Assigned task>
Stop at the line containing "3. P2: store L2 := 26": every line of the listing from the first up to that one must be set down exactly.

Records>
○ ○ ○ ○
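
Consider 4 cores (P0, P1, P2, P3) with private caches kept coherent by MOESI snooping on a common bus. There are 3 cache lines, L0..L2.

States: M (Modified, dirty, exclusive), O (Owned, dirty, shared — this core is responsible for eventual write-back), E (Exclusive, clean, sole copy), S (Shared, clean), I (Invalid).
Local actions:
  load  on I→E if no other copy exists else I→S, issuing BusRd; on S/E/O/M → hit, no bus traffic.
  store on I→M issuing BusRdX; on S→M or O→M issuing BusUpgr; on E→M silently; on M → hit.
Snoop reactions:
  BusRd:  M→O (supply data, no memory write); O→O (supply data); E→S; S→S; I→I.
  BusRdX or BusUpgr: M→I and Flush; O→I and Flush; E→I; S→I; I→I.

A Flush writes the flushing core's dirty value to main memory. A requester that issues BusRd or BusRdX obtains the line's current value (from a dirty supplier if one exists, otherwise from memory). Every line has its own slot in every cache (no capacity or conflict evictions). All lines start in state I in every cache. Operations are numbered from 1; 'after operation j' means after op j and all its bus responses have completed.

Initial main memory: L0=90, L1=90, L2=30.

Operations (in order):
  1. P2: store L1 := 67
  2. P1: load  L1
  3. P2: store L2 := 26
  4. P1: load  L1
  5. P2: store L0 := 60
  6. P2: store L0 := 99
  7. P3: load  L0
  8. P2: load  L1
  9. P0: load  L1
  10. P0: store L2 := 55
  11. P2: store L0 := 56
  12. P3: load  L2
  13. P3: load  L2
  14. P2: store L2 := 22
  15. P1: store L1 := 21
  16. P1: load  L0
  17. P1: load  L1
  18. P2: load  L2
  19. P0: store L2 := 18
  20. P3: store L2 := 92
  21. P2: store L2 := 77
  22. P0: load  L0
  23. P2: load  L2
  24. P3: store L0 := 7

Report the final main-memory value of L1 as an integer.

memory[L1] = 67

  op1 P2: store L1 := 67 → I/I/M/I on L1; bus BusRdX; mem=90
  op2 P1: load  L1 → I/S/O/I on L1; bus BusRd; mem=90
  op3 P2: store L2 := 26 → I/I/M/I on L2; bus BusRdX; mem=30
  op4 P1: load  L1 → I/S/O/I on L1; bus (none); mem=90
  op5 P2: store L0 := 60 → I/I/M/I on L0; bus BusRdX; mem=90
  op6 P2: store L0 := 99 → I/I/M/I on L0; bus (none); mem=90
  op7 P3: load  L0 → I/I/O/S on L0; bus BusRd; mem=90
  op8 P2: load  L1 → I/S/O/I on L1; bus (none); mem=90
  op9 P0: load  L1 → S/S/O/I on L1; bus BusRd; mem=90
  op10 P0: store L2 := 55 → M/I/I/I on L2; bus BusRdX Flush; mem=26
  op11 P2: store L0 := 56 → I/I/M/I on L0; bus BusUpgr; mem=90
  op12 P3: load  L2 → O/I/I/S on L2; bus BusRd; mem=26
  op13 P3: load  L2 → O/I/I/S on L2; bus (none); mem=26
  op14 P2: store L2 := 22 → I/I/M/I on L2; bus BusRdX Flush; mem=55
  op15 P1: store L1 := 21 → I/M/I/I on L1; bus BusUpgr Flush; mem=67
  op16 P1: load  L0 → I/S/O/I on L0; bus BusRd; mem=90
  op17 P1: load  L1 → I/M/I/I on L1; bus (none); mem=67
  op18 P2: load  L2 → I/I/M/I on L2; bus (none); mem=55
  op19 P0: store L2 := 18 → M/I/I/I on L2; bus BusRdX Flush; mem=22
  op20 P3: store L2 := 92 → I/I/I/M on L2; bus BusRdX Flush; mem=18
  op21 P2: store L2 := 77 → I/I/M/I on L2; bus BusRdX Flush; mem=92
  op22 P0: load  L0 → S/S/O/I on L0; bus BusRd; mem=90
  op23 P2: load  L2 → I/I/M/I on L2; bus (none); mem=92
  op24 P3: store L0 := 7 → I/I/I/M on L0; bus BusRdX Flush; mem=56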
○ ○ ○ ○
Exercise response>
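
Consider 4 cores (P0, P1, P2, P3) with private caches kept coherent by MOESI snooping on a common bus. There are 3 cache lines, L0..L2.

States: M (Modified, dirty, exclusive), O (Owned, dirty, shared — this core is responsible for eventual write-back), E (Exclusive, clean, sole copy), S (Shared, clean), I (Invalid).
Local actions:
  load  on I→E if no other copy exists else I→S, issuing BusRd; on S/E/O/M → hit, no bus traffic.
  store on I→M issuing BusRdX; on S→M or O→M issuing BusUpgr; on E→M silently; on M → hit.
Snoop reactions:
  BusRd:  M→O (supply data, no memory write); O→O (supply data); E→S; S→S; I→I.
  BusRdX or BusUpgr: M→I and Flush; O→I and Flush; E→I; S→I; I→I.

A Flush writes the flushing core's dirty value to main memory. A requester that issues BusRd or BusRdX obtains the line's current value (from a dirty supplier if one exists, otherwise from memory). Every line has its own slot in every cache (no capacity or conflict evictions). All lines start in state I in every cache. Operations are numbered from 1; 'after operation j' means after op j and all its bus responses have completed.

Initial main memory: L0=90, L1=90, L2=30.

Operations (in order):
  1. P2: store L1 := 67
  2. P1: load  L1
  3. P2: store L2 := 26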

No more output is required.